### Task goal
Which lines of the data below include the string "Consider"? Return each of them.

### Dataset records
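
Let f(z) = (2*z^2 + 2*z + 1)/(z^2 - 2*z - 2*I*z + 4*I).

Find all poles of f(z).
The singularities of f are the zeros of the denominator. Factoring,
  z^2 - 2*z - 2*I*z + 4*I = (z - 2)*(z - 2*I)
so the candidates are z = 2, z = 2*I.

Check the numerator P(z) = 2*z^2 + 2*z + 1 at each one:
  P(2) = 13 ≠ 0, so z = 2 is a (simple) pole.
  P(2*I) = -7 + 4*I ≠ 0, so z = 2*I is a (simple) pole.

Poles of f: {2*I, 2}

Final answer: {2*I, 2}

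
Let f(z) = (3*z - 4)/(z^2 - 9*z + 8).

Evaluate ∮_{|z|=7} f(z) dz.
By the residue theorem, ∮_C f(z) dz = 2πi · (sum of the residues of f at the poles inside |z| = 7).

The denominator factors as (z - 8)*(z - 1), so the singularities of f are simple poles at z = 8, z = 1.
  |8|² = 64 > 49 = 7², so this pole is outside the contour.
  |1|² = 1 < 49 = 7², so this pole is inside the contour.

With P(z) = 3*z - 4 and Q(z) = z^2 - 9*z + 8, each pole is simple, so Res(f, z₀) = P(z₀)/Q'(z₀) with Q'(z) = 2*z - 9.
  Res(f, 1) = P(1)/Q'(1) = (-1)/(-7) = 1/7

∮_C f(z) dz = 2πi · (1/7) = 2*I*pi/7

Final answer: 2*I*pi/7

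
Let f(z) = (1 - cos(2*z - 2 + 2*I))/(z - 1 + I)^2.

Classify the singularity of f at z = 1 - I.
Let u = z - 1 + I. The argument of cos is 2*z - 2 + 2*I = 2u, so
  f = (1 - cos(2u))/u^2 = ((2u)^2/2 - (2u)^4/24 + ...)/u^2 = 2 - (2/3)*u^2 + ...
The Laurent expansion about u = 0 has no negative powers; equivalently lim_{z→1 - I} f(z) = 2 exists and is finite.
So the singularity is removable.

Final answer: removable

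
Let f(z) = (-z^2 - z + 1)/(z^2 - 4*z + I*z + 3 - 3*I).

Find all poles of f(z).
{1 - I, 3}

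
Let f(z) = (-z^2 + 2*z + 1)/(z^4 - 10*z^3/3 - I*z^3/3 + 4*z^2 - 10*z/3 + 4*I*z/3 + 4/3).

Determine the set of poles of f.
The singularities of f are the zeros of the denominator. Factoring,
  z^4 - 10*z^3/3 - I*z^3/3 + 4*z^2 - 10*z/3 + 4*I*z/3 + 4/3 = (z - 1/3 - I/3)*(z - 2)*(z + I)*(z - 1 - I)
so the candidates are z = 1/3 + I/3, z = 2, z = -I, z = 1 + I.

Check the numerator P(z) = -z^2 + 2*z + 1 at each one:
  P(1/3 + I/3) = 5/3 + 4*I/9 ≠ 0, so z = 1/3 + I/3 is a (simple) pole.
  P(2) = 1 ≠ 0, so z = 2 is a (simple) pole.
  P(-I) = 2 - 2*I ≠ 0, so z = -I is a (simple) pole.
  P(1 + I) = 3 ≠ 0, so z = 1 + I is a (simple) pole.

Poles of f: {-I, 1/3 + I/3, 1 + I, 2}

Final answer: {-I, 1/3 + I/3, 1 + I, 2}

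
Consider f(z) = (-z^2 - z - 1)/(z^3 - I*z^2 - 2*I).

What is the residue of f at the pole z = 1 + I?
Write f(z) = P(z)/Q(z) with P(z) = -z^2 - z - 1 and Q(z) = z^3 - I*z^2 - 2*I.
The denominator factors as Q(z) = (z + I)*(z - 1 - I)*(z + 1 - I), so z = 1 + I is a simple zero of Q and P is analytic there; z = 1 + I is therefore a simple pole and
  Res(f, z₀) = P(z₀)/Q'(z₀).

Q'(z) = 3*z^2 - 2*I*z, so Q'(1 + I) = 2 + 4*I.
P(1 + I) = -2 - 3*I.

Res(f, 1 + I) = (-2 - 3*I)/(2 + 4*I) = -4/5 + I/10

Final answer: -4/5 + I/10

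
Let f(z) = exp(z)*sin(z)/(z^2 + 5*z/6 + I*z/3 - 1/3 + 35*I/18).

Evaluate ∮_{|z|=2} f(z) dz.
By the residue theorem, ∮_C f(z) dz = 2πi · (sum of the residues of f at the poles inside |z| = 2).

The denominator factors as (z + 3/2 - 2*I/3)*(z - 2/3 + I), so the singularities of f are simple poles at z = -3/2 + 2*I/3, z = 2/3 - I.
  |-3/2 + 2*I/3|² = 97/36 < 4 = 2², so this pole is inside the contour.
  |2/3 - I|² = 13/9 < 4 = 2², so this pole is inside the contour.

With P(z) = exp(z)*sin(z) and Q(z) = z^2 + 5*z/6 + I*z/3 - 1/3 + 35*I/18, each pole is simple, so Res(f, z₀) = P(z₀)/Q'(z₀) with Q'(z) = 2*z + 5/6 + I/3.
  Res(f, -3/2 + 2*I/3) = P(-3/2 + 2*I/3)/Q'(-3/2 + 2*I/3) = (-exp(-3/2 + 2*I/3)*sin(3/2 - 2*I/3))/(-13/6 + 5*I/3) = (78/269 + 60*I/269)*exp(-3/2 + 2*I/3)*sin(3/2 - 2*I/3)
  Res(f, 2/3 - I) = P(2/3 - I)/Q'(2/3 - I) = (exp(2/3 - I)*sin(2/3 - I))/(13/6 - 5*I/3) = (78/269 + 60*I/269)*exp(2/3 - I)*sin(2/3 - I)

Sum of residues inside C: (78/269 + 60*I/269)*exp(2/3 - I)*sin(2/3 - I) + (78/269 + 60*I/269)*exp(-3/2 + 2*I/3)*sin(3/2 - 2*I/3)
∮_C f(z) dz = 2πi · ((78/269 + 60*I/269)*exp(2/3 - I)*sin(2/3 - I) + (78/269 + 60*I/269)*exp(-3/2 + 2*I/3)*sin(3/2 - 2*I/3)) = pi*(-120/269 + 156*I/269)*exp(-3/2 + 2*I/3)*sin(3/2 - 2*I/3) + pi*(-120/269 + 156*I/269)*exp(2/3 - I)*sin(2/3 - I)

Final answer: pi*(-120/269 + 156*I/269)*exp(-3/2 + 2*I/3)*sin(3/2 - 2*I/3) + pi*(-120/269 + 156*I/269)*exp(2/3 - I)*sin(2/3 - I)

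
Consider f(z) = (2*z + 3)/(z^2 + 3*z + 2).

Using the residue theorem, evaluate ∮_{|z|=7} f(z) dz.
4*I*pi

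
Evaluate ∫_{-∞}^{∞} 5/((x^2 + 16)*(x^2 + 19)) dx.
5*pi*(19 - 4*sqrt(19))/228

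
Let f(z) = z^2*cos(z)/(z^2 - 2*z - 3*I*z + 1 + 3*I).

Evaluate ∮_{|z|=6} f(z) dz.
By the residue theorem, ∮_C f(z) dz = 2πi · (sum of the residues of f at the poles inside |z| = 6).

The denominator factors as (z - 1)*(z - 1 - 3*I), so the singularities of f are simple poles at z = 1, z = 1 + 3*I.
  |1|² = 1 < 36 = 6², so this pole is inside the contour.
  |1 + 3*I|² = 10 < 36 = 6², so this pole is inside the contour.

With P(z) = z^2*cos(z) and Q(z) = z^2 - 2*z - 3*I*z + 1 + 3*I, each pole is simple, so Res(f, z₀) = P(z₀)/Q'(z₀) with Q'(z) = 2*z - 2 - 3*I.
  Res(f, 1) = P(1)/Q'(1) = (cos(1))/(-3*I) = I*cos(1)/3
  Res(f, 1 + 3*I) = P(1 + 3*I)/Q'(1 + 3*I) = ((-8 + 6*I)*cos(1 + 3*I))/(3*I) = (2 + 8*I/3)*cos(1 + 3*I)

Sum of residues inside C: (2 + 8*I/3)*cos(1 + 3*I) + I*cos(1)/3
∮_C f(z) dz = 2πi · ((2 + 8*I/3)*cos(1 + 3*I) + I*cos(1)/3) = -2*pi*cos(1)/3 + pi*(-16/3 + 4*I)*cos(1 + 3*I)

Final answer: -2*pi*cos(1)/3 + pi*(-16/3 + 4*I)*cos(1 + 3*I)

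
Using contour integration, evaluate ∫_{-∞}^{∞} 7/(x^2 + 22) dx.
Let f(z) = 7/(z^2 + 22). The denominator has no real zeros and deg Q - deg P = 2 ≥ 2, so the integral of f over the upper semicircle |z| = R tends to 0 as R → ∞. Closing the contour in the upper half-plane,
  ∫_{-∞}^{∞} f(x) dx = 2πi · Σ Res(f, z_k)  over the poles with Im z_k > 0.

Zeros of the denominator: z^2 + 22 = 0 gives z = ±sqrt(22)*I.
Upper half-plane: z = sqrt(22)*I (simple).

Each pole is a simple zero of Q(z) = z^2 + 22, so Res(f, z₀) = P(z₀)/Q'(z₀) with P(z) = 7, Q'(z) = 2*z:
  Res(f, sqrt(22)*I) = (7)/(2*sqrt(22)*I) = -7*sqrt(22)*I/44

∫_{-∞}^{∞} f(x) dx = 2πi · (-7*sqrt(22)*I/44) = 7*sqrt(22)*pi/22

Final answer: 7*sqrt(22)*pi/22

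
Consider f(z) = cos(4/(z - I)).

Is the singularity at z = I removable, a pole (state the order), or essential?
Let u = z - I. Then
  cos(4/u) = Σ_{k≥0} (-1)^k (4)^(2k)/((2k)!·u^(2k)) = 1 - 8/u^2 + 32/(3*u^4) + ...
which has infinitely many negative powers of u, so cos(4/(z - I)) has an essential singularity at z = I.
So the singularity is essential.

Final answer: essential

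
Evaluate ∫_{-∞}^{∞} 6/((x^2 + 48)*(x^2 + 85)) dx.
Let f(z) = 6/((z^2 + 48)*(z^2 + 85)). The denominator has no real zeros and deg Q - deg P = 4 ≥ 2, so the integral of f over the upper semicircle |z| = R tends to 0 as R → ∞. Closing the contour in the upper half-plane,
  ∫_{-∞}^{∞} f(x) dx = 2πi · Σ Res(f, z_k)  over the poles with Im z_k > 0.

Zeros of the denominator: z^2 + 85 = 0 gives z = ±sqrt(85)*I; z^2 + 48 = 0 gives z = ±4*sqrt(3)*I.
Upper half-plane: z = 4*sqrt(3)*I, z = sqrt(85)*I (simple).

Each pole is a simple zero of Q(z) = z^4 + 133*z^2 + 4080, so Res(f, z₀) = P(z₀)/Q'(z₀) with P(z) = 6, Q'(z) = 4*z^3 + 266*z:
  Res(f, 4*sqrt(3)*I) = (6)/(296*sqrt(3)*I) = -sqrt(3)*I/148
  Res(f, sqrt(85)*I) = (6)/(-74*sqrt(85)*I) = 3*sqrt(85)*I/3145

Sum of residues: I*(-85*sqrt(3) + 12*sqrt(85))/12580
∫_{-∞}^{∞} f(x) dx = 2πi · (I*(-85*sqrt(3) + 12*sqrt(85))/12580) = pi*(-12*sqrt(85) + 85*sqrt(3))/6290

Final answer: pi*(-12*sqrt(85) + 85*sqrt(3))/6290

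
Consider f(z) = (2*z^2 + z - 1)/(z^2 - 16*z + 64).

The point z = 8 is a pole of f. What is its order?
2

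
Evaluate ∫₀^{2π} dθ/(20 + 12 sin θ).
pi/8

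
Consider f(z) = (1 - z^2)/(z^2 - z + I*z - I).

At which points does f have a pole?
The singularities of f are the zeros of the denominator. Factoring,
  z^2 - z + I*z - I = (z - 1)*(z + I)
so the candidates are z = 1, z = -I.

Check the numerator P(z) = 1 - z^2 at each one:
  P(1) = 0, so the factor (z - 1) cancels and z = 1 is only a removable singularity, not a pole.
  P(-I) = 2 ≠ 0, so z = -I is a (simple) pole.

Poles of f: {-I}

Final answer: {-I}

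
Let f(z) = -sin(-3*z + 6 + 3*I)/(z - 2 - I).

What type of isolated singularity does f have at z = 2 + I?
Let u = z - 2 - I. The argument of sin is -3*z + 6 + 3*I = -3u, so
  f = -sin(-3u)/u = -((-3u) - (-3u)^3/6 + ...)/u = 3 - (9/2)*u^2 + ...
The Laurent expansion about u = 0 has no negative powers; equivalently lim_{z→2 + I} f(z) = 3 exists and is finite.
So the singularity is removable.

Final answer: removable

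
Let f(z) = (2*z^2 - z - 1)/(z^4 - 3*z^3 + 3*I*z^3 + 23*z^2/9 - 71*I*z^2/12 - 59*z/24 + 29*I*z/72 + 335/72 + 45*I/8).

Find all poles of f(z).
The singularities of f are the zeros of the denominator. Factoring,
  z^4 - 3*z^3 + 3*I*z^3 + 23*z^2/9 - 71*I*z^2/12 - 59*z/24 + 29*I*z/72 + 335/72 + 45*I/8 = (z + 2/3 - I/2)*(z - 3/2 - I/2)*(z - 3/2 + I)*(z - 2/3 + 3*I)
so the candidates are z = -2/3 + I/2, z = 3/2 + I/2, z = 3/2 - I, z = 2/3 - 3*I.

Check the numerator P(z) = 2*z^2 - z - 1 at each one:
  P(-2/3 + I/2) = 1/18 - 11*I/6 ≠ 0, so z = -2/3 + I/2 is a (simple) pole.
  P(3/2 + I/2) = 3/2 + 5*I/2 ≠ 0, so z = 3/2 + I/2 is a (simple) pole.
  P(3/2 - I) = -5*I ≠ 0, so z = 3/2 - I is a (simple) pole.
  P(2/3 - 3*I) = -169/9 - 5*I ≠ 0, so z = 2/3 - 3*I is a (simple) pole.

Poles of f: {-2/3 + I/2, 2/3 - 3*I, 3/2 - I, 3/2 + I/2}

Final answer: {-2/3 + I/2, 2/3 - 3*I, 3/2 - I, 3/2 + I/2}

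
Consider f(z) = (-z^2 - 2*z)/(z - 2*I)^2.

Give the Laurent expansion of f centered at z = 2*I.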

### Answer box
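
Consider f(z) = (-z^2 - z - 1)/(z^3 - I*z^2 - 2*I).
Consider f(z) = (2*z + 3)/(z^2 + 3*z + 2).
Consider f(z) = cos(4/(z - I)).
Consider f(z) = (2*z^2 + z - 1)/(z^2 - 16*z + 64).
Consider f(z) = (1 - z^2)/(z^2 - z + I*z - I).
Consider f(z) = (-z^2 - 2*z)/(z - 2*I)^2.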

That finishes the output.